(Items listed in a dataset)
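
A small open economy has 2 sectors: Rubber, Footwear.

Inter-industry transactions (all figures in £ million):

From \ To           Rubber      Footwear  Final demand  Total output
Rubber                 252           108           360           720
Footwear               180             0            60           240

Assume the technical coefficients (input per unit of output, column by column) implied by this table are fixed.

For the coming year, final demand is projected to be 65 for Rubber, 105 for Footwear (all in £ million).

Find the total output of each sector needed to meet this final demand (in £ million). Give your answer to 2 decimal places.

Technical coefficients a_ij = z_ij / X_j:
  a_11 = 252/720 = 0.35, a_21 = 180/720 = 0.25
  a_12 = 108/240 = 0.45, a_22 = 0/240 = 0.00
I − A =
  [   0.65    -0.45]
  [  -0.25     1.00]
det(I−A) = (0.65)(1.00) − (-0.45)(-0.25) = 0.5375
adj(I−A) = [[1.00, 0.45], [0.25, 0.65]]
(I − A)⁻¹ = adj(I−A) / det(I−A) ≈
  [   1.8605     0.8372]
  [   0.4651     1.2093]
x = (I − A)⁻¹ d = adj(I−A)·d / det(I−A), with det(I−A) = 0.5375:
  x_1 = (1.00·65 + 0.45·105) / 0.5375 = 112.25 / 0.5375 ≈ 208.84
  x_2 = (0.25·65 + 0.65·105) / 0.5375 = 84.50 / 0.5375 ≈ 157.21

x_1 = 208.84, x_2 = 157.21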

- [Problem to solve]:
Please repeat each entry exactly as written.

- [Result of this exercise]:
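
A small open economy has 2 sectors: Rubber, Footwear.

Inter-industry transactions (all figures in £ million):

From \ To           Rubber      Footwear  Final demand  Total output
Rubber                 252           108           360           720
Footwear               180             0            60           240

Assume the technical coefficients (input per unit of output, column by column) implied by this table are fixed.

For the coming year, final demand is projected to be 65 for Rubber, 105 for Footwear (all in £ million).

Find the total output of each sector needed to meet this final demand (in £ million). Give your answer to 2 decimal places.

Technical coefficients a_ij = z_ij / X_j:
  a_11 = 252/720 = 0.35, a_21 = 180/720 = 0.25
  a_12 = 108/240 = 0.45, a_22 = 0/240 = 0.00
I − A =
  [   0.65    -0.45]
  [  -0.25     1.00]
det(I−A) = (0.65)(1.00) − (-0.45)(-0.25) = 0.5375
adj(I−A) = [[1.00, 0.45], [0.25, 0.65]]
(I − A)⁻¹ = adj(I−A) / det(I−A) ≈
  [   1.8605     0.8372]
  [   0.4651     1.2093]
x = (I − A)⁻¹ d = adj(I−A)·d / det(I−A), with det(I−A) = 0.5375:
  x_1 = (1.00·65 + 0.45·105) / 0.5375 = 112.25 / 0.5375 ≈ 208.84
  x_2 = (0.25·65 + 0.65·105) / 0.5375 = 84.50 / 0.5375 ≈ 157.21

x_1 = 208.84, x_2 = 157.21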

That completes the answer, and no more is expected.